> _Work request_
Set down exactly the lines of the listing below, please, beginning with the first and ending with the line that holds "N_2'(t) = 1.2N_2[1 - (N_2 + 0.895N_1)/686]".

─── Task input ───

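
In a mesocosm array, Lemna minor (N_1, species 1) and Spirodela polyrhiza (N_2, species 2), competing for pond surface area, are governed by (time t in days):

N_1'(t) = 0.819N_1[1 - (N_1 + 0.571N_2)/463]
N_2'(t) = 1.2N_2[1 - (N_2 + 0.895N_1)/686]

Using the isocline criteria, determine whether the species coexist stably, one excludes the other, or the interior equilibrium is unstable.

stable coexistence

Compare the nullcline intercepts: K1/α12 = 463/0.571 = 811 > K2 = 686; K2/α21 = 686/0.895 = 766 > K1 = 463.
Since both inequalities hold, each species can invade when rare, so the interior equilibrium is stable.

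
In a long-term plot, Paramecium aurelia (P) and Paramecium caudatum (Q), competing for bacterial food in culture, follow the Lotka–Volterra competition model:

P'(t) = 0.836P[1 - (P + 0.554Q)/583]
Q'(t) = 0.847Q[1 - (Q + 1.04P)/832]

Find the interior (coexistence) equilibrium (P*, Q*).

P* ≈ 288, Q* ≈ 532

Setting both brackets to zero gives the nullclines P + 0.554Q = 583 and 1.04P + Q = 832.
Substituting Q = 832 - 1.04P into the first: P(1 - 0.554·1.04) = 583 - 0.554·832.
So P* = 122/0.424 = 288, and then Q* = 832 - 1.04·288 = 532.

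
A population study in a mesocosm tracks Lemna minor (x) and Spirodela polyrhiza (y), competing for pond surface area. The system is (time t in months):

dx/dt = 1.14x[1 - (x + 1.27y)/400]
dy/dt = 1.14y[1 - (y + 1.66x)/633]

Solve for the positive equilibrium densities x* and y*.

Setting both brackets to zero gives the nullclines x + 1.27y = 400 and 1.66x + y = 633.
Substituting y = 633 - 1.66x into the first: x(1 - 1.27·1.66) = 400 - 1.27·633.
So x* = -404/-1.11 = 364, and then y* = 633 - 1.66·364 = 28.

x* ≈ 364, y* ≈ 28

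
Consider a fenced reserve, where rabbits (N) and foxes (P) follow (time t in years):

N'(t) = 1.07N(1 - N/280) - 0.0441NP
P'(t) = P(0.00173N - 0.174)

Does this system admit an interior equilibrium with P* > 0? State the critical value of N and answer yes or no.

Threshold N = 101; K > 101, so yes, the predator persists.

The predator equation gives dP/dt > 0 only when N > 0.174/0.00173 = 101.
Without the predator, N → K = 280. Since 280 > 101, the predator can invade and persist.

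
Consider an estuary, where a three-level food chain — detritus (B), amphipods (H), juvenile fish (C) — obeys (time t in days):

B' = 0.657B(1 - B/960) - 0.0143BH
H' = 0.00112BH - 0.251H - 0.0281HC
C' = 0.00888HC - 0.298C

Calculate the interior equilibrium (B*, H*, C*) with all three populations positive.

B* ≈ 259, H* ≈ 33.6, C* ≈ 1.38

From dC/dt = 0: 0.00888H* = 0.298, so H* = 33.6.
From dB/dt = 0: 0.657(1 - B*/960) = 0.0143·33.6, giving B* = 960·(1 - 0.73) = 259.
From dH/dt = 0: 0.00112·259 - 0.251 = 0.0281C*, so C* = 0.0389/0.0281 = 1.38.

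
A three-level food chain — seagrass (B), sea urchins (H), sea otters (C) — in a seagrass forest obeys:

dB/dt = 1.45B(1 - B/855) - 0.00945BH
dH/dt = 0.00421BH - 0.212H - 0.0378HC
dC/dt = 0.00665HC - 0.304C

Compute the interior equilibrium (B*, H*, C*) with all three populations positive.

From dC/dt = 0: 0.00665H* = 0.304, so H* = 45.7.
From dB/dt = 0: 1.45(1 - B*/855) = 0.00945·45.7, giving B* = 855·(1 - 0.298) = 600.
From dH/dt = 0: 0.00421·600 - 0.212 = 0.0378C*, so C* = 2.32/0.0378 = 61.2.

B* ≈ 600, H* ≈ 45.7, C* ≈ 61.2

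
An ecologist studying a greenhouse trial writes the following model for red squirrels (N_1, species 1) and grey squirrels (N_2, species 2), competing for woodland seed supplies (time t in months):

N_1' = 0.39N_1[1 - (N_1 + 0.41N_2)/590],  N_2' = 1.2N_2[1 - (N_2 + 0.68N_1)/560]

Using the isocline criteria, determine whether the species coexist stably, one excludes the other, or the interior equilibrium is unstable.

Compare the nullcline intercepts: K1/α12 = 590/0.41 = 1440 > K2 = 560; K2/α21 = 560/0.68 = 824 > K1 = 590.
Since both inequalities hold, each species can invade when rare, so the interior equilibrium is stable.

stable coexistence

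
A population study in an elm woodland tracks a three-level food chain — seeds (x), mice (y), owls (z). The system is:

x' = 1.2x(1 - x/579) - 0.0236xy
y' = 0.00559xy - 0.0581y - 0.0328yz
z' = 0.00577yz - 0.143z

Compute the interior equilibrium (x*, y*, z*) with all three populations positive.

x* ≈ 297, y* ≈ 24.8, z* ≈ 48.8

From dz/dt = 0: 0.00577y* = 0.143, so y* = 24.8.
From dx/dt = 0: 1.2(1 - x*/579) = 0.0236·24.8, giving x* = 579·(1 - 0.487) = 297.
From dy/dt = 0: 0.00559·297 - 0.0581 = 0.0328z*, so z* = 1.6/0.0328 = 48.8.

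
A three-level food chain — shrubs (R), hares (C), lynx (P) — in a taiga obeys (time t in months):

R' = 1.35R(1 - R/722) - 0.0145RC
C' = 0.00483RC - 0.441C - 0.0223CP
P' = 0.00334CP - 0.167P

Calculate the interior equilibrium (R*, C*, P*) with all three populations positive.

From dP/dt = 0: 0.00334C* = 0.167, so C* = 50.
From dR/dt = 0: 1.35(1 - R*/722) = 0.0145·50, giving R* = 722·(1 - 0.537) = 334.
From dC/dt = 0: 0.00483·334 - 0.441 = 0.0223P*, so P* = 1.17/0.0223 = 52.6.

R* ≈ 334, C* ≈ 50, P* ≈ 52.6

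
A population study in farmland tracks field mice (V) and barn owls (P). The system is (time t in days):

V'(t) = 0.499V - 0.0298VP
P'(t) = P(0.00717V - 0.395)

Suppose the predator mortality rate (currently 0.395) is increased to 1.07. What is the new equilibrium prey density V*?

At the interior fixed point, setting dP/dt = 0 with P > 0 fixes V* = (predator death rate)/(VP coefficient) — independent of the other coefficients.
With the change, V* = 1.07/0.00717 = 149; it rises from 55.1.

V* ≈ 149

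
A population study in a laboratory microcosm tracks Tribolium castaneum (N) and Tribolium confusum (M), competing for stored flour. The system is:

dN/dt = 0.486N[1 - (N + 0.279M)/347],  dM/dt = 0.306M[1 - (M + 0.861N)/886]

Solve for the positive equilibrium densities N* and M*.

Setting both brackets to zero gives the nullclines N + 0.279M = 347 and 0.861N + M = 886.
Substituting M = 886 - 0.861N into the first: N(1 - 0.279·0.861) = 347 - 0.279·886.
So N* = 99.8/0.76 = 131, and then M* = 886 - 0.861·131 = 773.

N* ≈ 131, M* ≈ 773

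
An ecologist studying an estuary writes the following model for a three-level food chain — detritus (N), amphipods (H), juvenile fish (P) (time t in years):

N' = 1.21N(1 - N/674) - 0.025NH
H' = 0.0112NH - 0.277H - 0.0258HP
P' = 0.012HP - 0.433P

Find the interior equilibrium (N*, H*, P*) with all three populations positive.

N* ≈ 172, H* ≈ 36.1, P* ≈ 63.7

From dP/dt = 0: 0.012H* = 0.433, so H* = 36.1.
From dN/dt = 0: 1.21(1 - N*/674) = 0.025·36.1, giving N* = 674·(1 - 0.746) = 172.
From dH/dt = 0: 0.0112·172 - 0.277 = 0.0258P*, so P* = 1.64/0.0258 = 63.7.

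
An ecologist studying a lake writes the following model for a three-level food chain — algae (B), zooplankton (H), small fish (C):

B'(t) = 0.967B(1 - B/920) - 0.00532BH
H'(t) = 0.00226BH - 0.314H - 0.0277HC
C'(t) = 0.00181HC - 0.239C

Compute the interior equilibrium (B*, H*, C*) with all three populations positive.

From dC/dt = 0: 0.00181H* = 0.239, so H* = 132.
From dB/dt = 0: 0.967(1 - B*/920) = 0.00532·132, giving B* = 920·(1 - 0.726) = 252.
From dH/dt = 0: 0.00226·252 - 0.314 = 0.0277C*, so C* = 0.255/0.0277 = 9.2.

B* ≈ 252, H* ≈ 132, C* ≈ 9.2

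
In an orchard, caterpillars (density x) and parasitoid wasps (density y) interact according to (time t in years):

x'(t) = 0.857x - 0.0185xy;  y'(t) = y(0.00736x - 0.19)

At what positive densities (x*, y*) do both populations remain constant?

x* ≈ 25.8, y* ≈ 46.3

Set dy/dt = 0 with y > 0: 0.00736x - 0.19 = 0, so x* = 0.19/0.00736 = 25.8.
Set dx/dt = 0 with x > 0: 0.857 - 0.0185y = 0, so y* = 0.857/0.0185 = 46.3.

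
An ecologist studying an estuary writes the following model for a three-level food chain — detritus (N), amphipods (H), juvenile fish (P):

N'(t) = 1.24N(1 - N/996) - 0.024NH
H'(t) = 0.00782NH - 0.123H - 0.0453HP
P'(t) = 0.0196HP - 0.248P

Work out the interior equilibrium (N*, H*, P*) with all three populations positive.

From dP/dt = 0: 0.0196H* = 0.248, so H* = 12.7.
From dN/dt = 0: 1.24(1 - N*/996) = 0.024·12.7, giving N* = 996·(1 - 0.245) = 752.
From dH/dt = 0: 0.00782·752 - 0.123 = 0.0453P*, so P* = 5.76/0.0453 = 127.

N* ≈ 752, H* ≈ 12.7, P* ≈ 127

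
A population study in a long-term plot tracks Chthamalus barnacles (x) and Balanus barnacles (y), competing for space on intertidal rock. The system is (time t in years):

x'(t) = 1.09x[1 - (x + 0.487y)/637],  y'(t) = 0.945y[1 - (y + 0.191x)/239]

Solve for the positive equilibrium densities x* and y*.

x* ≈ 574, y* ≈ 129

Setting both brackets to zero gives the nullclines x + 0.487y = 637 and 0.191x + y = 239.
Substituting y = 239 - 0.191x into the first: x(1 - 0.487·0.191) = 637 - 0.487·239.
So x* = 521/0.907 = 574, and then y* = 239 - 0.191·574 = 129.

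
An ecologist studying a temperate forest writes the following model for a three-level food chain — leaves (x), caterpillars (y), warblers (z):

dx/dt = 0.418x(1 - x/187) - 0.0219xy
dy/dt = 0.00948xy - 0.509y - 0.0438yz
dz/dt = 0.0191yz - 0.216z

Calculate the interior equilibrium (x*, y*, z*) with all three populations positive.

From dz/dt = 0: 0.0191y* = 0.216, so y* = 11.3.
From dx/dt = 0: 0.418(1 - x*/187) = 0.0219·11.3, giving x* = 187·(1 - 0.592) = 76.2.
From dy/dt = 0: 0.00948·76.2 - 0.509 = 0.0438z*, so z* = 0.213/0.0438 = 4.87.

x* ≈ 76.2, y* ≈ 11.3, z* ≈ 4.87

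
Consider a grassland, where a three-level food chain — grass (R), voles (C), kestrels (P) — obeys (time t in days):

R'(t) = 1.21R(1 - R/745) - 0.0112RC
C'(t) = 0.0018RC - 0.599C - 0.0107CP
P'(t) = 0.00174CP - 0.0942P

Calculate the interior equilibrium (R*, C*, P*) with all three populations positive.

R* ≈ 372, C* ≈ 54.1, P* ≈ 6.54

From dP/dt = 0: 0.00174C* = 0.0942, so C* = 54.1.
From dR/dt = 0: 1.21(1 - R*/745) = 0.0112·54.1, giving R* = 745·(1 - 0.501) = 372.
From dC/dt = 0: 0.0018·372 - 0.599 = 0.0107P*, so P* = 0.07/0.0107 = 6.54.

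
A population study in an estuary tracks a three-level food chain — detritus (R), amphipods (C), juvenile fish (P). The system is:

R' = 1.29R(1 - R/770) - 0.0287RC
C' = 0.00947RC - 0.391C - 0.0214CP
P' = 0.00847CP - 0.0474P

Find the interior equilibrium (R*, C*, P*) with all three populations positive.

From dP/dt = 0: 0.00847C* = 0.0474, so C* = 5.6.
From dR/dt = 0: 1.29(1 - R*/770) = 0.0287·5.6, giving R* = 770·(1 - 0.125) = 674.
From dC/dt = 0: 0.00947·674 - 0.391 = 0.0214P*, so P* = 5.99/0.0214 = 280.

R* ≈ 674, C* ≈ 5.6, P* ≈ 280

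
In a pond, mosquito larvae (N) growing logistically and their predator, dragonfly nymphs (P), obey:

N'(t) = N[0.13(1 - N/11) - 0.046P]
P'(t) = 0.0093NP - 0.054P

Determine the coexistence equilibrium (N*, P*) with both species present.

N* ≈ 5.81, P* ≈ 1.33

From dP/dt = 0 with P > 0: 0.0093N* = 0.054, so N* = 5.81.
Substitute into dN/dt = 0: 0.13(1 - 5.81/11) = 0.046P*.
The bracket is 0.472, giving P* = 0.0614/0.046 = 1.33.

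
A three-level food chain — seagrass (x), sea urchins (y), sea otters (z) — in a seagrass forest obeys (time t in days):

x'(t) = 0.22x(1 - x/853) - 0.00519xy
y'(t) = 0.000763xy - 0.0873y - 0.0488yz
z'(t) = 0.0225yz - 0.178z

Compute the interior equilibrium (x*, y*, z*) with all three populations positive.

From dz/dt = 0: 0.0225y* = 0.178, so y* = 7.91.
From dx/dt = 0: 0.22(1 - x*/853) = 0.00519·7.91, giving x* = 853·(1 - 0.187) = 694.
From dy/dt = 0: 0.000763·694 - 0.0873 = 0.0488z*, so z* = 0.442/0.0488 = 9.06.

x* ≈ 694, y* ≈ 7.91, z* ≈ 9.06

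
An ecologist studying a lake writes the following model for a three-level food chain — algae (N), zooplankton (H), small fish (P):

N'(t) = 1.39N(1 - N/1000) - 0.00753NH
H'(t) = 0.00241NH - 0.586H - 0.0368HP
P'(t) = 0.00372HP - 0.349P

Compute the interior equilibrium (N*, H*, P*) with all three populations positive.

From dP/dt = 0: 0.00372H* = 0.349, so H* = 93.8.
From dN/dt = 0: 1.39(1 - N*/1000) = 0.00753·93.8, giving N* = 1000·(1 - 0.508) = 492.
From dH/dt = 0: 0.00241·492 - 0.586 = 0.0368P*, so P* = 0.599/0.0368 = 16.3.

N* ≈ 492, H* ≈ 93.8, P* ≈ 16.3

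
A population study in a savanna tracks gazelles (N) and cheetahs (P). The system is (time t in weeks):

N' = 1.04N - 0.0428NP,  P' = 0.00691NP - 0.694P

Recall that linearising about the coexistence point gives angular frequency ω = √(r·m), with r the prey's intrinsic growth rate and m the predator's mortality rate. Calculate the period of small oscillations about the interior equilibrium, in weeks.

Here r = 1.04 and m = 0.694, so r·m = 0.722.
ω = √0.722 = 0.85 per week, hence T = 2π/ω ≈ 7.4 weeks.

T ≈ 7.4 weeks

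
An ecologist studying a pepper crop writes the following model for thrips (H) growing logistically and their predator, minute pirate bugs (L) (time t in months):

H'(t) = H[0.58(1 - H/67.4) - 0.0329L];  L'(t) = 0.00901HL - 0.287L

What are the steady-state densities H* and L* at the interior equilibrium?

H* ≈ 31.9, L* ≈ 9.3

From dL/dt = 0 with L > 0: 0.00901H* = 0.287, so H* = 31.9.
Substitute into dH/dt = 0: 0.58(1 - 31.9/67.4) = 0.0329L*.
The bracket is 0.527, giving L* = 0.306/0.0329 = 9.3.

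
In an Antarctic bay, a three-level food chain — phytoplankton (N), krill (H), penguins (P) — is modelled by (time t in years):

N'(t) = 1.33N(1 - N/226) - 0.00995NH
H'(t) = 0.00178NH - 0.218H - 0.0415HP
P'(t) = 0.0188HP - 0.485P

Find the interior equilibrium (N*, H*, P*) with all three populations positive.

N* ≈ 182, H* ≈ 25.8, P* ≈ 2.57

From dP/dt = 0: 0.0188H* = 0.485, so H* = 25.8.
From dN/dt = 0: 1.33(1 - N*/226) = 0.00995·25.8, giving N* = 226·(1 - 0.193) = 182.
From dH/dt = 0: 0.00178·182 - 0.218 = 0.0415P*, so P* = 0.107/0.0415 = 2.57.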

───

> _Response box_
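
In a mesocosm array, Lemna minor (N_1, species 1) and Spirodela polyrhiza (N_2, species 2), competing for pond surface area, are governed by (time t in days):

N_1'(t) = 0.819N_1[1 - (N_1 + 0.571N_2)/463]
N_2'(t) = 1.2N_2[1 - (N_2 + 0.895N_1)/686]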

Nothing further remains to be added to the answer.